Records from a dataset:
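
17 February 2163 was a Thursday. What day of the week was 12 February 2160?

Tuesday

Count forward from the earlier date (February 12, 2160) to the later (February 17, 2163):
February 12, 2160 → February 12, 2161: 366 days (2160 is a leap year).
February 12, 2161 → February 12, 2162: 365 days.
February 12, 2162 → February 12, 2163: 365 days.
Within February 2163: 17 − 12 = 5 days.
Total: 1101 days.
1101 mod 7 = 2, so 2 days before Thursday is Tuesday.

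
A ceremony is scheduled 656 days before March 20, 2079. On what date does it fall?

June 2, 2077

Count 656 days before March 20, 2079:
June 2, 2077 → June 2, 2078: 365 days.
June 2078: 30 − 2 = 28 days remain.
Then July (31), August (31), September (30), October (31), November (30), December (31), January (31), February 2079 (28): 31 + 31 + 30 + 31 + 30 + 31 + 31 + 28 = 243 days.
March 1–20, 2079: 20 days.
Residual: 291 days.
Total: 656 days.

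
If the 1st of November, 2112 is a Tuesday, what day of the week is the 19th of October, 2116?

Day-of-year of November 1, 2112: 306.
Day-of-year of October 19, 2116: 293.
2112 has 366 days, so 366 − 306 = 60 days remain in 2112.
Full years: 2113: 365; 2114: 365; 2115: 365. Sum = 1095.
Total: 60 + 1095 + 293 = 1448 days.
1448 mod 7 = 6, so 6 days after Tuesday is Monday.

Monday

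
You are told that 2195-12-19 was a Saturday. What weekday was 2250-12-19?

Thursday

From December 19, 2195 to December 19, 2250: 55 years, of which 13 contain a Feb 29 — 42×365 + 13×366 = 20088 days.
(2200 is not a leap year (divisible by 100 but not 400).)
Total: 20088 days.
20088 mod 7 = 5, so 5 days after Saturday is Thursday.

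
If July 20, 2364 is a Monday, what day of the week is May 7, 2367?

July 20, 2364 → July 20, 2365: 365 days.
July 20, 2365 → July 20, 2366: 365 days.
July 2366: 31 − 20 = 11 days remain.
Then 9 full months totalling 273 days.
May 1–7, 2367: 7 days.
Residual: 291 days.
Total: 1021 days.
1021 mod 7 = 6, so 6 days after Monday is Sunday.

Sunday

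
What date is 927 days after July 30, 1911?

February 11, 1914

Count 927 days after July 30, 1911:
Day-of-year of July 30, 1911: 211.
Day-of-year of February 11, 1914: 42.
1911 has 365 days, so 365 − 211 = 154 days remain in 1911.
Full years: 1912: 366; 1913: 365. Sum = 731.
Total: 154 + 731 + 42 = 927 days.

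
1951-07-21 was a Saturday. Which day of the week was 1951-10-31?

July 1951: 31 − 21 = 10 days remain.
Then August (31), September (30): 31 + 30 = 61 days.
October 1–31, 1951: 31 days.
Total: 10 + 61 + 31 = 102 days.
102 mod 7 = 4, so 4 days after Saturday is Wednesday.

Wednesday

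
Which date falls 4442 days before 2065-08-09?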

▸ Task to complete:
Repeat every record exactly as written, please.

▸ Response area:
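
17 February 2163 was a Thursday. What day of the week was 12 February 2160?

Tuesday

Count forward from the earlier date (February 12, 2160) to the later (February 17, 2163):
February 12, 2160 → February 12, 2161: 366 days (2160 is a leap year).
February 12, 2161 → February 12, 2162: 365 days.
February 12, 2162 → February 12, 2163: 365 days.
Within February 2163: 17 − 12 = 5 days.
Total: 1101 days.
1101 mod 7 = 2, so 2 days before Thursday is Tuesday.

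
A ceremony is scheduled 656 days before March 20, 2079. On what date does it fall?

June 2, 2077

Count 656 days before March 20, 2079:
June 2, 2077 → June 2, 2078: 365 days.
June 2078: 30 − 2 = 28 days remain.
Then July (31), August (31), September (30), October (31), November (30), December (31), January (31), February 2079 (28): 31 + 31 + 30 + 31 + 30 + 31 + 31 + 28 = 243 days.
March 1–20, 2079: 20 days.
Residual: 291 days.
Total: 656 days.

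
If the 1st of November, 2112 is a Tuesday, what day of the week is the 19th of October, 2116?

Day-of-year of November 1, 2112: 306.
Day-of-year of October 19, 2116: 293.
2112 has 366 days, so 366 − 306 = 60 days remain in 2112.
Full years: 2113: 365; 2114: 365; 2115: 365. Sum = 1095.
Total: 60 + 1095 + 293 = 1448 days.
1448 mod 7 = 6, so 6 days after Tuesday is Monday.

Monday

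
You are told that 2195-12-19 was a Saturday. What weekday was 2250-12-19?

Thursday

From December 19, 2195 to December 19, 2250: 55 years, of which 13 contain a Feb 29 — 42×365 + 13×366 = 20088 days.
(2200 is not a leap year (divisible by 100 but not 400).)
Total: 20088 days.
20088 mod 7 = 5, so 5 days after Saturday is Thursday.

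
If July 20, 2364 is a Monday, what day of the week is May 7, 2367?

July 20, 2364 → July 20, 2365: 365 days.
July 20, 2365 → July 20, 2366: 365 days.
July 2366: 31 − 20 = 11 days remain.
Then 9 full months totalling 273 days.
May 1–7, 2367: 7 days.
Residual: 291 days.
Total: 1021 days.
1021 mod 7 = 6, so 6 days after Monday is Sunday.

Sunday

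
What date is 927 days after July 30, 1911?

February 11, 1914

Count 927 days after July 30, 1911:
Day-of-year of July 30, 1911: 211.
Day-of-year of February 11, 1914: 42.
1911 has 365 days, so 365 − 211 = 154 days remain in 1911.
Full years: 1912: 366; 1913: 365. Sum = 731.
Total: 154 + 731 + 42 = 927 days.

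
1951-07-21 was a Saturday. Which day of the week was 1951-10-31?

July 1951: 31 − 21 = 10 days remain.
Then August (31), September (30): 31 + 30 = 61 days.
October 1–31, 1951: 31 days.
Total: 10 + 61 + 31 = 102 days.
102 mod 7 = 4, so 4 days after Saturday is Wednesday.

Wednesday

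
Which date falls 4442 days before 2065-08-09?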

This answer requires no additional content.